## WHAT IS BEING ASKED
From the listing below, retype exactly the line holding "A8, F4, V, N.", the line holding "R5: IF route_local", and the lines between them; skip everything else.

## RAW DATA
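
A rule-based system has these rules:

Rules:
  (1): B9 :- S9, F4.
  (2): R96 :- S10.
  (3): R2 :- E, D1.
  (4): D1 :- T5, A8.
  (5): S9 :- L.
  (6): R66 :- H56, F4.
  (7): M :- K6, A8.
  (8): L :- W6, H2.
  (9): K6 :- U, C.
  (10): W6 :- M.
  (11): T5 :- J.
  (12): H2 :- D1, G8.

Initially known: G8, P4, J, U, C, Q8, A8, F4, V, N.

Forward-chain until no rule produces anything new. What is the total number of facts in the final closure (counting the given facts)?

Round 1: (9) [K6 :- U, C.]; (11) [T5 :- J.]. Adds K6, T5.
Round 2: (4) [D1 :- T5, A8.]; (7) [M :- K6, A8.]. Adds D1, M.
Round 3: (10) [W6 :- M.]; (12) [H2 :- D1, G8.]. Adds W6, H2.
Round 4: (8) [L :- W6, H2.]. Adds L.
Round 5: (5) [S9 :- L.]. Adds S9.
Round 6: (1) [B9 :- S9, F4.]. Adds B9.
Closure: {A8, B9, C, D1, F4, G8, H2, J, K6, L, M, N, P4, Q8, S9, T5, U, V, W6} — 19 facts.

19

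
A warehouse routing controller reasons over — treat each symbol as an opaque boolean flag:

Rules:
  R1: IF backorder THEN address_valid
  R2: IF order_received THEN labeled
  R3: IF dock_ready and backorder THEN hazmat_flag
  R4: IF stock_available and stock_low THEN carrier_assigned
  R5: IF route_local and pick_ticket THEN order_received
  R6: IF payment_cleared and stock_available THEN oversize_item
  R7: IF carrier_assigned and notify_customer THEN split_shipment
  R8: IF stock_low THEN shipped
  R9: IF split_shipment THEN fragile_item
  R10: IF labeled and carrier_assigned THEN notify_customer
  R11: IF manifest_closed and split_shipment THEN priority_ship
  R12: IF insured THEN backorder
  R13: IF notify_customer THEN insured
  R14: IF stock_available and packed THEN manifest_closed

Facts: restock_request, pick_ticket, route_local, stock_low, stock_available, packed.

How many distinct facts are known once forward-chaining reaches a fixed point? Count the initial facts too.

[1] R4 [IF stock_available and stock_low THEN carrier_assigned]; R5 [IF route_local and pick_ticket THEN order_received]; R8 [IF stock_low THEN shipped]; R14 [IF stock_available and packed THEN manifest_closed]. ⇒ new: carrier_assigned, order_received, shipped, manifest_closed.
[2] R2 [IF order_received THEN labeled]. ⇒ new: labeled.
[3] R10 [IF labeled and carrier_assigned THEN notify_customer]. ⇒ new: notify_customer.
[4] R7 [IF carrier_assigned and notify_customer THEN split_shipment]; R13 [IF notify_customer THEN insured]. ⇒ new: split_shipment, insured.
[5] R9 [IF split_shipment THEN fragile_item]; R11 [IF manifest_closed and split_shipment THEN priority_ship]; R12 [IF insured THEN backorder]. ⇒ new: fragile_item, priority_ship, backorder.
[6] R1 [IF backorder THEN address_valid]. ⇒ new: address_valid.
Closure: {address_valid, backorder, carrier_assigned, fragile_item, insured, labeled, manifest_closed, notify_customer, order_received, packed, pick_ticket, priority_ship, restock_request, route_local, shipped, split_shipment, stock_available, stock_low} — 18 facts.

18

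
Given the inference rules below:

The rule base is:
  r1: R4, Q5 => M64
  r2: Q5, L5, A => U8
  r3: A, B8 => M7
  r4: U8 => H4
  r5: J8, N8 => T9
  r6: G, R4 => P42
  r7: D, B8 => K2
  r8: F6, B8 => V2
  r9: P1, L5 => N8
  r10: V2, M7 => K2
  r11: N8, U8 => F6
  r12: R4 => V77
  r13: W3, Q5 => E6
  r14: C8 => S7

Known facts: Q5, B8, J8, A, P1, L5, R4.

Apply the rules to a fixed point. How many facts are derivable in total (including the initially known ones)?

Round 1: r1 [R4, Q5 => M64]; r2 [Q5, L5, A => U8]; r3 [A, B8 => M7]; r9 [P1, L5 => N8]; r12 [R4 => V77]. New: M64, U8, M7, N8, V77.
Round 2: r4 [U8 => H4]; r5 [J8, N8 => T9]; r11 [N8, U8 => F6]. New: H4, T9, F6.
Round 3: r8 [F6, B8 => V2]. New: V2.
Round 4: r10 [V2, M7 => K2]. New: K2.
Closure: {A, B8, F6, H4, J8, K2, L5, M64, M7, N8, P1, Q5, R4, T9, U8, V2, V77} — 17 facts.

17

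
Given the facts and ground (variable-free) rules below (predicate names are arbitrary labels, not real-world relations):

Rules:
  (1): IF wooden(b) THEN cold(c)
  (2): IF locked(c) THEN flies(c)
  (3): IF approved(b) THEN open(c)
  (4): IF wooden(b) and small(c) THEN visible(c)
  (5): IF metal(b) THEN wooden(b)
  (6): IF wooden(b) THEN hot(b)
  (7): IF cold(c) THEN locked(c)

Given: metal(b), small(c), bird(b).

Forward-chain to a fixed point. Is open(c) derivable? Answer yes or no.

Round 1 — (5), derive wooden(b).
Round 2 — (1), (4), (6), derive cold(c), visible(c), hot(b).
Round 3 — (7), derive locked(c).
Round 4 — (2), derive flies(c).
Fixed point reached. open(c) is concluded only by (3); (3) needs approved(b) (never derived).

no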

## OUTPUT
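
Initially known: G8, P4, J, U, C, Q8, A8, F4, V, N.

Forward-chain until no rule produces anything new. What is the total number of facts in the final closure (counting the given facts)?

Round 1: (9) [K6 :- U, C.]; (11) [T5 :- J.]. Adds K6, T5.
Round 2: (4) [D1 :- T5, A8.]; (7) [M :- K6, A8.]. Adds D1, M.
Round 3: (10) [W6 :- M.]; (12) [H2 :- D1, G8.]. Adds W6, H2.
Round 4: (8) [L :- W6, H2.]. Adds L.
Round 5: (5) [S9 :- L.]. Adds S9.
Round 6: (1) [B9 :- S9, F4.]. Adds B9.
Closure: {A8, B9, C, D1, F4, G8, H2, J, K6, L, M, N, P4, Q8, S9, T5, U, V, W6} — 19 facts.

19

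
A warehouse routing controller reasons over — treat each symbol as an opaque boolean flag:

Rules:
  R1: IF backorder THEN address_valid
  R2: IF order_received THEN labeled
  R3: IF dock_ready and backorder THEN hazmat_flag
  R4: IF stock_available and stock_low THEN carrier_assigned
  R5: IF route_local and pick_ticket THEN order_received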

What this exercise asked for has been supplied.